(Activity):
All the data should be transcribed exactly, with every line kept.

(Material for this exercise):
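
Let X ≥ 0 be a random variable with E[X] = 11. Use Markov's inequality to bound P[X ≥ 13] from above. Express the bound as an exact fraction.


μ = E[X] = 11, a = 13.
Markov: P[X ≥ 13] ≤ μ/a = (11)/13 = 11/13.
Numerically: ≈ 0.8462.
(Since a = 13 > μ = 11.0000, the bound 11/13 is < 1 and informative.)

P[X ≥ 13] ≤ 11/13 ≈ 0.8462.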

(Solution to this task):
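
Let X ≥ 0 be a random variable with E[X] = 11. Use Markov's inequality to bound P[X ≥ 13] from above. Express the bound as an exact fraction.


μ = E[X] = 11, a = 13.
Markov: P[X ≥ 13] ≤ μ/a = (11)/13 = 11/13.
Numerically: ≈ 0.8462.
(Since a = 13 > μ = 11.0000, the bound 11/13 is < 1 and informative.)

P[X ≥ 13] ≤ 11/13 ≈ 0.8462.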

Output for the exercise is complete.